▶ EXERCISE
The task calls for each record to be given again exactly.

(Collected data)

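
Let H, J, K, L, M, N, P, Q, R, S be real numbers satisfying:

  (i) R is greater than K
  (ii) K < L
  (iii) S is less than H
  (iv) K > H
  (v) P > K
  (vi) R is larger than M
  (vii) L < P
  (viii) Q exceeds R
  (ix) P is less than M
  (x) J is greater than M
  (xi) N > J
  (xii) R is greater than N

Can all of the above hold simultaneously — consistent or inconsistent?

consistent

The single ordering S < H < K < L < P < M < J < N < R < Q satisfies every listed relation, so no contradiction arises.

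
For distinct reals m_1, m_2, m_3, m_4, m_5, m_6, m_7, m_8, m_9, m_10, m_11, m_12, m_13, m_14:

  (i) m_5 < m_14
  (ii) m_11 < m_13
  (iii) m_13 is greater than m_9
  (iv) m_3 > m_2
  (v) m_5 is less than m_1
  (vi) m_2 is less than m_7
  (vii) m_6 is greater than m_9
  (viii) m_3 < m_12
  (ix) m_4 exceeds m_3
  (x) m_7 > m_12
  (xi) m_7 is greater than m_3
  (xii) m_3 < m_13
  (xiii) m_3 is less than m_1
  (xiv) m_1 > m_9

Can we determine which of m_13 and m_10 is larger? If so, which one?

undetermined

Following every chain through m_10: nothing is chained to m_10.
m_13 is not reached, and no chain runs the other way from m_13 to m_10.
So the given relations leave the order of m_10 and m_13 undetermined.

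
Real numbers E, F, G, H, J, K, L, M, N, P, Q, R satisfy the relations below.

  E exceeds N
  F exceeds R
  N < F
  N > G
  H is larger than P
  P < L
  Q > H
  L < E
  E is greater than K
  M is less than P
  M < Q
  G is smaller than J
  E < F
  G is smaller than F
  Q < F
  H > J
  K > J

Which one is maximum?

R is not greatest since R < F; M is not greatest since M < P; P is not greatest since P < L; G is not greatest since G < J; J is not greatest since J < H; H is not greatest since H < Q; L is not greatest since L < E; N is not greatest since N < F; K is not greatest since K < E; E is not greatest since E < F; Q is not greatest since Q < F.
Only F has nothing above it, so F is the maximum.

F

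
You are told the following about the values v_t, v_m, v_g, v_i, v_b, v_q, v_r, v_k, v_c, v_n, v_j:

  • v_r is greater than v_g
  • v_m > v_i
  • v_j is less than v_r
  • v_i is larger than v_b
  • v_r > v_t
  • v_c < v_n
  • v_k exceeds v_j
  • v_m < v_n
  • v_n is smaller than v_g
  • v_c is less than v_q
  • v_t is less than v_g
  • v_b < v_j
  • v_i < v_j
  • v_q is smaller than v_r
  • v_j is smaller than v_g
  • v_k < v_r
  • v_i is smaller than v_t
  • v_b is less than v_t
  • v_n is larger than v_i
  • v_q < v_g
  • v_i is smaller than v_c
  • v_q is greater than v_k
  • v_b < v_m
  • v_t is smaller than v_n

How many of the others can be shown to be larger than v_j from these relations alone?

Directly above v_j: v_k, v_g, v_r.
One step further: v_q (4 so far).
No other element is forced above v_j by the given relations, so the count is 4.

4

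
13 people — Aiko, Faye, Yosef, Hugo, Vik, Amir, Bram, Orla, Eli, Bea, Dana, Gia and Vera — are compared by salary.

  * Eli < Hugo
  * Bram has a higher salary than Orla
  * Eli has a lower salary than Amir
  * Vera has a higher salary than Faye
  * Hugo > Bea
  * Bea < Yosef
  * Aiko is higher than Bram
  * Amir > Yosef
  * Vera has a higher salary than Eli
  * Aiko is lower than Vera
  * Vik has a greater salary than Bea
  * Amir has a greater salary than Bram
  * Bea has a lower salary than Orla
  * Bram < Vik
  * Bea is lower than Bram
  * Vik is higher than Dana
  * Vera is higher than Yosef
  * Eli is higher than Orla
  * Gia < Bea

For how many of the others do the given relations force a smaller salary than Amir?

6

The elements the relations force below Amir are Gia, Bea, Orla, Bram, Eli, Yosef — no chain reaches any other.
That is 6.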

▶ ANSWER TO THIS EXERCISE
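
Let H, J, K, L, M, N, P, Q, R, S be real numbers satisfying:

  (i) R is greater than K
  (ii) K < L
  (iii) S is less than H
  (iv) K > H
  (v) P > K
  (vi) R is larger than M
  (vii) L < P
  (viii) Q exceeds R
  (ix) P is less than M
  (x) J is greater than M
  (xi) N > J
  (xii) R is greater than N

Can all of the above hold simultaneously — consistent or inconsistent?

consistent

The single ordering S < H < K < L < P < M < J < N < R < Q satisfies every listed relation, so no contradiction arises.

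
For distinct reals m_1, m_2, m_3, m_4, m_5, m_6, m_7, m_8, m_9, m_10, m_11, m_12, m_13, m_14:

  (i) m_5 < m_14
  (ii) m_11 < m_13
  (iii) m_13 is greater than m_9
  (iv) m_3 > m_2
  (v) m_5 is less than m_1
  (vi) m_2 is less than m_7
  (vii) m_6 is greater than m_9
  (viii) m_3 < m_12
  (ix) m_4 exceeds m_3
  (x) m_7 > m_12
  (xi) m_7 is greater than m_3
  (xii) m_3 < m_13
  (xiii) m_3 is less than m_1
  (xiv) m_1 > m_9

Can we determine which of m_13 and m_10 is larger? If so, which one?

undetermined

Following every chain through m_10: nothing is chained to m_10.
m_13 is not reached, and no chain runs the other way from m_13 to m_10.
So the given relations leave the order of m_10 and m_13 undetermined.

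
Real numbers E, F, G, H, J, K, L, M, N, P, Q, R satisfy the relations below.

  E exceeds N
  F exceeds R
  N < F
  N > G
  H is larger than P
  P < L
  Q > H
  L < E
  E is greater than K
  M is less than P
  M < Q
  G is smaller than J
  E < F
  G is smaller than F
  Q < F
  H > J
  K > J

Which one is maximum?

R is not greatest since R < F; M is not greatest since M < P; P is not greatest since P < L; G is not greatest since G < J; J is not greatest since J < H; H is not greatest since H < Q; L is not greatest since L < E; N is not greatest since N < F; K is not greatest since K < E; E is not greatest since E < F; Q is not greatest since Q < F.
Only F has nothing above it, so F is the maximum.

F

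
You are told the following about the values v_t, v_m, v_g, v_i, v_b, v_q, v_r, v_k, v_c, v_n, v_j:

  • v_r is greater than v_g
  • v_m > v_i
  • v_j is less than v_r
  • v_i is larger than v_b
  • v_r > v_t
  • v_c < v_n
  • v_k exceeds v_j
  • v_m < v_n
  • v_n is smaller than v_g
  • v_c is less than v_q
  • v_t is less than v_g
  • v_b < v_j
  • v_i < v_j
  • v_q is smaller than v_r
  • v_j is smaller than v_g
  • v_k < v_r
  • v_i is smaller than v_t
  • v_b is less than v_t
  • v_n is larger than v_i
  • v_q < v_g
  • v_i is smaller than v_c
  • v_q is greater than v_k
  • v_b < v_m
  • v_t is smaller than v_n

How many of the others can be shown to be larger than v_j from these relations alone?

Directly above v_j: v_k, v_g, v_r.
One step further: v_q (4 so far).
No other element is forced above v_j by the given relations, so the count is 4.

4

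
13 people — Aiko, Faye, Yosef, Hugo, Vik, Amir, Bram, Orla, Eli, Bea, Dana, Gia and Vera — are compared by salary.

  * Eli < Hugo
  * Bram has a higher salary than Orla
  * Eli has a lower salary than Amir
  * Vera has a higher salary than Faye
  * Hugo > Bea
  * Bea < Yosef
  * Aiko is higher than Bram
  * Amir > Yosef
  * Vera has a higher salary than Eli
  * Aiko is lower than Vera
  * Vik has a greater salary than Bea
  * Amir has a greater salary than Bram
  * Bea has a lower salary than Orla
  * Bram < Vik
  * Bea is lower than Bram
  * Vik is higher than Dana
  * Vera is higher than Yosef
  * Eli is higher than Orla
  * Gia < Bea

For how many of the others do the given relations force a smaller salary than Amir?

6

The elements the relations force below Amir are Gia, Bea, Orla, Bram, Eli, Yosef — no chain reaches any other.
That is 6.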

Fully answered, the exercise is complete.